**THE PROBLEM**
Return, without anything added, the lines from the one containing "Consider the great-circle" through the end of the entries below, exactly as written.
*-*-*
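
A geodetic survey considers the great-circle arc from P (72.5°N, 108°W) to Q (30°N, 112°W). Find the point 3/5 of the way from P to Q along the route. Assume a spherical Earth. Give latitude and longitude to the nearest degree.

≈ (47°N, 111°W)

From cos δ = sin φ₁ sin φ₂ + cos φ₁ cos φ₂ cos Δλ, the central angle is δ ≈ 0.743 rad (42.6°).
Interpolate at f = 3/5 with slerp weights a = sin((1−f)δ)/sin δ ≈ 0.433, b = sin(fδ)/sin δ ≈ 0.637.
p = a·p₁ + b·p₂ ≈ (-0.247, -0.636, 0.731); φ = arcsin(p_z) ≈ 47.01°, λ = atan2(p_y, p_x) ≈ -111.24°.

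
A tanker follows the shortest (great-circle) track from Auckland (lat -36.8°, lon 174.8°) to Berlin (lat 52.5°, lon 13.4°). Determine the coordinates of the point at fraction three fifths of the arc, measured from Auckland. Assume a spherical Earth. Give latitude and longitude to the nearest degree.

The haversine formula gives a central angle δ ≈ 2.785 rad (159.6°) between the endpoints.
Interpolate at f = 3/5 with slerp weights a = sin((1−f)δ)/sin δ ≈ 2.574, b = sin(fδ)/sin δ ≈ 2.853.
p = a·p₁ + b·p₂ ≈ (-0.363, 0.589, 0.722); φ = arcsin(p_z) ≈ 46.21°, λ = atan2(p_y, p_x) ≈ 121.62°.

≈ lat 46°, lon 122°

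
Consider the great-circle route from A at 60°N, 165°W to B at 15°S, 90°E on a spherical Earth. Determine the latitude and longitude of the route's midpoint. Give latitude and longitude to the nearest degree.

Write both endpoints as unit vectors p₁, p₂ with components (cos φ cos λ, cos φ sin λ, sin φ).
The central angle between the endpoints is δ = arccos(p₁·p₂) ≈ 1.927 rad (110.4°).
Interpolate at f = 1/2 with slerp weights a = sin((1−f)δ)/sin δ ≈ 0.876, b = sin(fδ)/sin δ ≈ 0.876.
p = a·p₁ + b·p₂ ≈ (-0.423, 0.733, 0.532); φ = arcsin(p_z) ≈ 32.15°, λ = atan2(p_y, p_x) ≈ 120.00°.

≈ 32°N, 120°E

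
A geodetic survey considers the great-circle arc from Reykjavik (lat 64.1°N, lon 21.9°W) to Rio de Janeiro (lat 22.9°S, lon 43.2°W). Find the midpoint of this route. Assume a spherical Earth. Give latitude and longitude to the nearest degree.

≈ lat 21°N, lon 36°W

Convert each endpoint to a unit vector on the sphere (x = cos φ cos λ, y = cos φ sin λ, z = sin φ).
The central angle between the endpoints is δ = arccos(p₁·p₂) ≈ 1.546 rad (88.6°).
Interpolate at f = 1/2 with slerp weights a = sin((1−f)δ)/sin δ ≈ 0.698, b = sin(fδ)/sin δ ≈ 0.698.
p = a·p₁ + b·p₂ ≈ (0.752, -0.554, 0.357); φ = arcsin(p_z) ≈ 20.89°, λ = atan2(p_y, p_x) ≈ -36.39°.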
*-*-*
**ANSWER TO THIS EXERCISE**
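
Consider the great-circle route from A at 60°N, 165°W to B at 15°S, 90°E on a spherical Earth. Determine the latitude and longitude of the route's midpoint. Give latitude and longitude to the nearest degree.

Write both endpoints as unit vectors p₁, p₂ with components (cos φ cos λ, cos φ sin λ, sin φ).
The central angle between the endpoints is δ = arccos(p₁·p₂) ≈ 1.927 rad (110.4°).
Interpolate at f = 1/2 with slerp weights a = sin((1−f)δ)/sin δ ≈ 0.876, b = sin(fδ)/sin δ ≈ 0.876.
p = a·p₁ + b·p₂ ≈ (-0.423, 0.733, 0.532); φ = arcsin(p_z) ≈ 32.15°, λ = atan2(p_y, p_x) ≈ 120.00°.

≈ 32°N, 120°E

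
A geodetic survey considers the great-circle arc from Reykjavik (lat 64.1°N, lon 21.9°W) to Rio de Janeiro (lat 22.9°S, lon 43.2°W). Find the midpoint of this route. Assume a spherical Earth. Give latitude and longitude to the nearest degree.

≈ lat 21°N, lon 36°W

Convert each endpoint to a unit vector on the sphere (x = cos φ cos λ, y = cos φ sin λ, z = sin φ).
The central angle between the endpoints is δ = arccos(p₁·p₂) ≈ 1.546 rad (88.6°).
Interpolate at f = 1/2 with slerp weights a = sin((1−f)δ)/sin δ ≈ 0.698, b = sin(fδ)/sin δ ≈ 0.698.
p = a·p₁ + b·p₂ ≈ (0.752, -0.554, 0.357); φ = arcsin(p_z) ≈ 20.89°, λ = atan2(p_y, p_x) ≈ -36.39°.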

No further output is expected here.